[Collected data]
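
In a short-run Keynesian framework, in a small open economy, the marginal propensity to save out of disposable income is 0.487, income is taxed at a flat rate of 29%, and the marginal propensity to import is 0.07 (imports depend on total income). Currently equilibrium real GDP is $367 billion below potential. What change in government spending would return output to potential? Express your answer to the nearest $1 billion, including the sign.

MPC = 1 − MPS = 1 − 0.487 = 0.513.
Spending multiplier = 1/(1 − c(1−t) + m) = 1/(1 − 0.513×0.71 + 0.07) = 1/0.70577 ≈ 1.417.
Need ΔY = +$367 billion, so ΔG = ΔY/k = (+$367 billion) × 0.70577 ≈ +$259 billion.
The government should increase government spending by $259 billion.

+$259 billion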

▶ **WHAT IS EXPECTED**:
Your answer must be an exact transcription of all the data above.

▶ **RESPONSE AREA**:
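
In a short-run Keynesian framework, in a small open economy, the marginal propensity to save out of disposable income is 0.487, income is taxed at a flat rate of 29%, and the marginal propensity to import is 0.07 (imports depend on total income). Currently equilibrium real GDP is $367 billion below potential. What change in government spending would return output to potential? Express your answer to the nearest $1 billion, including the sign.

MPC = 1 − MPS = 1 − 0.487 = 0.513.
Spending multiplier = 1/(1 − c(1−t) + m) = 1/(1 − 0.513×0.71 + 0.07) = 1/0.70577 ≈ 1.417.
Need ΔY = +$367 billion, so ΔG = ΔY/k = (+$367 billion) × 0.70577 ≈ +$259 billion.
The government should increase government spending by $259 billion.

+$259 billion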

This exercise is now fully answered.